> **Instructions to follow**: Nothing outside the range is wanted. Repeat exactly the lines below from the one with "A sequence (b_n)" through the one with "starting from b_0 = -3.".

> **Available data**:

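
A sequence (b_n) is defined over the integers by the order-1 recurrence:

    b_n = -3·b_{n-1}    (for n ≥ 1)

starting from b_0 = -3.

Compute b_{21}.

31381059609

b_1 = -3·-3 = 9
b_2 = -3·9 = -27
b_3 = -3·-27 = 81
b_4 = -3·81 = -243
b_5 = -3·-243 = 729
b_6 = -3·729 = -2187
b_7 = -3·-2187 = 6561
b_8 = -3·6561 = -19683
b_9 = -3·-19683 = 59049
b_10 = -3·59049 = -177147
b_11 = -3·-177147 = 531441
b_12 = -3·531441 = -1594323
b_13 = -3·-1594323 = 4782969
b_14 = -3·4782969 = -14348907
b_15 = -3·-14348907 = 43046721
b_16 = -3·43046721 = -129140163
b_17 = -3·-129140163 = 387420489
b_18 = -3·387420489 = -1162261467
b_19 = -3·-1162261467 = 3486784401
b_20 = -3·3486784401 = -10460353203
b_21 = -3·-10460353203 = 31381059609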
...
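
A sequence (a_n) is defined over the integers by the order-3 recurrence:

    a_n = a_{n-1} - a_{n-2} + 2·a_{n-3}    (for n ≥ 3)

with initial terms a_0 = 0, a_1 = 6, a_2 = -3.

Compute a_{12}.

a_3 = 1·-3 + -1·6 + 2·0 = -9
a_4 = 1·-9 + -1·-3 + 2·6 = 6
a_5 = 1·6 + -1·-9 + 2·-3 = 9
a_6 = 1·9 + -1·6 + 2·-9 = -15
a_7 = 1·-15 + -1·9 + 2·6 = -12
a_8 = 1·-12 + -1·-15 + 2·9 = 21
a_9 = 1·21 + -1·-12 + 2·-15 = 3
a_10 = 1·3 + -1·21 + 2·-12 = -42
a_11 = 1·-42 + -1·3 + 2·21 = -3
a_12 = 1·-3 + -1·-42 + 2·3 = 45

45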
---
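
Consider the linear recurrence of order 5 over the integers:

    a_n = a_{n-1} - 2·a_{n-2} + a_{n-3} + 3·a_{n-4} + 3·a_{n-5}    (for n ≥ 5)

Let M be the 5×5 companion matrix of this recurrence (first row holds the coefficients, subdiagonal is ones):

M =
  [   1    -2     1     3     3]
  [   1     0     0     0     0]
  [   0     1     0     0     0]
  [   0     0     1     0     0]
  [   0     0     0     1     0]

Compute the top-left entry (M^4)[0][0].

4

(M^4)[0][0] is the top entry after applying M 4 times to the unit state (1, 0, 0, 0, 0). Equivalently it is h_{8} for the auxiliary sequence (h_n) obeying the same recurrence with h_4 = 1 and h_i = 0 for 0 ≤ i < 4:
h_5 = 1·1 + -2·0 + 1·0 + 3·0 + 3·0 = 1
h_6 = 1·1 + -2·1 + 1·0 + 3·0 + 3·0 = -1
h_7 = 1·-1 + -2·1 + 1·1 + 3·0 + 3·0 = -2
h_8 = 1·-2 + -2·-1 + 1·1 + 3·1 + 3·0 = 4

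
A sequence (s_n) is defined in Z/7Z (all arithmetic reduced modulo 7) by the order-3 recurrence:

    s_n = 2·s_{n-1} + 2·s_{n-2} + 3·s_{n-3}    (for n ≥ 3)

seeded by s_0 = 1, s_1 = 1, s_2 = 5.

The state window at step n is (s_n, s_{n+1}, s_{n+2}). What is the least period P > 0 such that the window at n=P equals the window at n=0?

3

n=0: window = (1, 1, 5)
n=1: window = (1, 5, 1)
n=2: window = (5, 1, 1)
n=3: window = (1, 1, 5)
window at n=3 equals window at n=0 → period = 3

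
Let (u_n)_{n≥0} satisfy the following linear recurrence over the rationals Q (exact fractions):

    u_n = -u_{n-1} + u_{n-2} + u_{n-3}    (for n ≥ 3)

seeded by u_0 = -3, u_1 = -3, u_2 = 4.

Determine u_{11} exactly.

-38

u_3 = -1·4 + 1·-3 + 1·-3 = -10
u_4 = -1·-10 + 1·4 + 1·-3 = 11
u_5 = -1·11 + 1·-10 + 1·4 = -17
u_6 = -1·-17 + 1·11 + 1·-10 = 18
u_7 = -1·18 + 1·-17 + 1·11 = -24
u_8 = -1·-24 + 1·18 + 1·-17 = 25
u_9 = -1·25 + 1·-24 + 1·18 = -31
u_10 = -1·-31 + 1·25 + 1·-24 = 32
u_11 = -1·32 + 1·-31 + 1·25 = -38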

> **Exercise answer**:
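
A sequence (b_n) is defined over the integers by the order-1 recurrence:

    b_n = -3·b_{n-1}    (for n ≥ 1)

starting from b_0 = -3.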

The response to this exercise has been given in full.